▶ _WORK TASK_
The lines to repeat are those below from the one containing "Consider the fully" down to the one containing "A manufacturer's product is privately high-quality", both included; reproduce them exactly and nothing else.

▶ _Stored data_
/---

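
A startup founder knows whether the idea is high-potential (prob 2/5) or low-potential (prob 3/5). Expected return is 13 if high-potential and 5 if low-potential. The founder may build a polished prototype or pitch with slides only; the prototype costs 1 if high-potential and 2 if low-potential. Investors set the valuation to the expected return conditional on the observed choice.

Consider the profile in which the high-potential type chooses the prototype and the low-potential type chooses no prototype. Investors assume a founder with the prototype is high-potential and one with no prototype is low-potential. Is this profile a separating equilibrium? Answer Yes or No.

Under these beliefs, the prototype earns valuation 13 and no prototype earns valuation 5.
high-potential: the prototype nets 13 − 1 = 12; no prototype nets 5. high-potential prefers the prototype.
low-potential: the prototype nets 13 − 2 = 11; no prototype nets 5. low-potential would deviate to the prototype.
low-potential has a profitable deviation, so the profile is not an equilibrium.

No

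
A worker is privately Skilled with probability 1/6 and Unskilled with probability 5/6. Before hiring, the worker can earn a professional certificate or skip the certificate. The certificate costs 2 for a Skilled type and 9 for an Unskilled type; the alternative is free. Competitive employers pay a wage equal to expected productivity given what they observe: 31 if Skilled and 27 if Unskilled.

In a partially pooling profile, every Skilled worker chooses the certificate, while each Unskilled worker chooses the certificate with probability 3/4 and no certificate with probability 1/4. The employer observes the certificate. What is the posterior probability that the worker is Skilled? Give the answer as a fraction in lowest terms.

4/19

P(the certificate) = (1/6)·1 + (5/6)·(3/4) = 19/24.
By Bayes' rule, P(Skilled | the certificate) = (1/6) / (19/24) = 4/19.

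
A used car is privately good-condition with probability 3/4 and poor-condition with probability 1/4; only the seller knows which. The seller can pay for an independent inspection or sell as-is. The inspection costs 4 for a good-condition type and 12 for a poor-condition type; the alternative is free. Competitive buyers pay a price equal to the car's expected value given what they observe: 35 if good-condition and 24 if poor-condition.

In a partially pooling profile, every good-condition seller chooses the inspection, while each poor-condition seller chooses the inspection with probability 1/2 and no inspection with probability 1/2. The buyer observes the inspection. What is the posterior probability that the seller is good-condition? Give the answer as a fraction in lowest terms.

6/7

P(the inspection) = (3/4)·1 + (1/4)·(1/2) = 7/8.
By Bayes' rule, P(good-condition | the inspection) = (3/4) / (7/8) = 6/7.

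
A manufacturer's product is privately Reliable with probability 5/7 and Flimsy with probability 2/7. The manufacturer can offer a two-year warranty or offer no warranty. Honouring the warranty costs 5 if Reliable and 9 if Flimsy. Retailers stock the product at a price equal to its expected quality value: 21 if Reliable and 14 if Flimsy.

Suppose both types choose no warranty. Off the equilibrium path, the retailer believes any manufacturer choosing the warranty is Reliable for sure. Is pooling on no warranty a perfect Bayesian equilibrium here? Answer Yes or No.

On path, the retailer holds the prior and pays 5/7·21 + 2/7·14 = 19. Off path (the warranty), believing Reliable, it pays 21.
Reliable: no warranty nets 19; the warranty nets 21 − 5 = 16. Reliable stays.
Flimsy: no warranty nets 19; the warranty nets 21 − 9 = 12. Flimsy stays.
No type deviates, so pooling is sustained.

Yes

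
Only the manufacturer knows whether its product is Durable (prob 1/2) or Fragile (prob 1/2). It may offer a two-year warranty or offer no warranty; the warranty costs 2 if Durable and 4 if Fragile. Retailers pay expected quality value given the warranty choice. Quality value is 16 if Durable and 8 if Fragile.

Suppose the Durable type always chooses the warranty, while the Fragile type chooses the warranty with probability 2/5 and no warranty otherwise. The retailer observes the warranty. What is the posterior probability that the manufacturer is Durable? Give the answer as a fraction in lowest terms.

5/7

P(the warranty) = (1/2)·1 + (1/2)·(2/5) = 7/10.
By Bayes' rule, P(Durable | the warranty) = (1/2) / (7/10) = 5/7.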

\---
/---

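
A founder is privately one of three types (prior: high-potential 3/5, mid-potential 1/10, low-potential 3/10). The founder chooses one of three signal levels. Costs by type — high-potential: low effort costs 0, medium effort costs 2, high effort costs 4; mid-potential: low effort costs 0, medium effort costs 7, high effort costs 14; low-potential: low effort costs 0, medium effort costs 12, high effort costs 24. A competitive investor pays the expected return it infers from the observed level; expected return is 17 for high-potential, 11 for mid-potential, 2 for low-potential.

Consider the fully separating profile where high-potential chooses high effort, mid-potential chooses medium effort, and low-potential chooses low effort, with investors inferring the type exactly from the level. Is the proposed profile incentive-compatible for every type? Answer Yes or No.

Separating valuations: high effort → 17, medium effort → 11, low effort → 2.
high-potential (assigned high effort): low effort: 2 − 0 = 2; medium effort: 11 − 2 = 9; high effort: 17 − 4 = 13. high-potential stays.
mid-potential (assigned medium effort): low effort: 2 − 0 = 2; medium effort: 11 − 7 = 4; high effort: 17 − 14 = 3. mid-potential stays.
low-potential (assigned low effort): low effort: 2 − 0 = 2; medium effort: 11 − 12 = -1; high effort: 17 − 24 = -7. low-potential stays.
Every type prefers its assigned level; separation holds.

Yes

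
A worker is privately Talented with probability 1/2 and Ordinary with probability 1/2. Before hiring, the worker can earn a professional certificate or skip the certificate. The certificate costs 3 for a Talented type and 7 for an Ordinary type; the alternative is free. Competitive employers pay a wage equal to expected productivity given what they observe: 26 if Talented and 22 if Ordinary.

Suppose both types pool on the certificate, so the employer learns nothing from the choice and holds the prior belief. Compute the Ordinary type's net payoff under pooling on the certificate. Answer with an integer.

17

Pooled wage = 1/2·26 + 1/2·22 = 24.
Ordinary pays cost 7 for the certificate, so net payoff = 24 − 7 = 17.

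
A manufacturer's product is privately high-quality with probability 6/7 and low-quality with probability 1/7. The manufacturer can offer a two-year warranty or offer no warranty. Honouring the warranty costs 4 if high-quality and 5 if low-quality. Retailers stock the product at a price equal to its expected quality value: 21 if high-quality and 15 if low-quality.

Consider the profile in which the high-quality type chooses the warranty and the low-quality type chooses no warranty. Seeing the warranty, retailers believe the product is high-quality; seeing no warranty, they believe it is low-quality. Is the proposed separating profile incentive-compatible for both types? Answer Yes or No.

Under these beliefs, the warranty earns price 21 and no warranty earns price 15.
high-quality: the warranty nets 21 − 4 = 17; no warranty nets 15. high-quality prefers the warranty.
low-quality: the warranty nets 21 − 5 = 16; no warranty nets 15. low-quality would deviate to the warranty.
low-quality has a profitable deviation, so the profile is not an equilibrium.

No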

\---

▶ _EXPECTED ANSWER_
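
Consider the fully separating profile where high-potential chooses high effort, mid-potential chooses medium effort, and low-potential chooses low effort, with investors inferring the type exactly from the level. Is the proposed profile incentive-compatible for every type? Answer Yes or No.

Separating valuations: high effort → 17, medium effort → 11, low effort → 2.
high-potential (assigned high effort): low effort: 2 − 0 = 2; medium effort: 11 − 2 = 9; high effort: 17 − 4 = 13. high-potential stays.
mid-potential (assigned medium effort): low effort: 2 − 0 = 2; medium effort: 11 − 7 = 4; high effort: 17 − 14 = 3. mid-potential stays.
low-potential (assigned low effort): low effort: 2 − 0 = 2; medium effort: 11 − 12 = -1; high effort: 17 − 24 = -7. low-potential stays.
Every type prefers its assigned level; separation holds.

Yes

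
A worker is privately Talented with probability 1/2 and Ordinary with probability 1/2. Before hiring, the worker can earn a professional certificate or skip the certificate. The certificate costs 3 for a Talented type and 7 for an Ordinary type; the alternative is free. Competitive employers pay a wage equal to expected productivity given what they observe: 26 if Talented and 22 if Ordinary.

Suppose both types pool on the certificate, so the employer learns nothing from the choice and holds the prior belief. Compute the Ordinary type's net payoff under pooling on the certificate. Answer with an integer.

17

Pooled wage = 1/2·26 + 1/2·22 = 24.
Ordinary pays cost 7 for the certificate, so net payoff = 24 − 7 = 17.

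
A manufacturer's product is privately high-quality with probability 6/7 and low-quality with probability 1/7. The manufacturer can offer a two-year warranty or offer no warranty. Honouring the warranty costs 4 if high-quality and 5 if low-quality. Retailers stock the product at a price equal to its expected quality value: 21 if high-quality and 15 if low-quality.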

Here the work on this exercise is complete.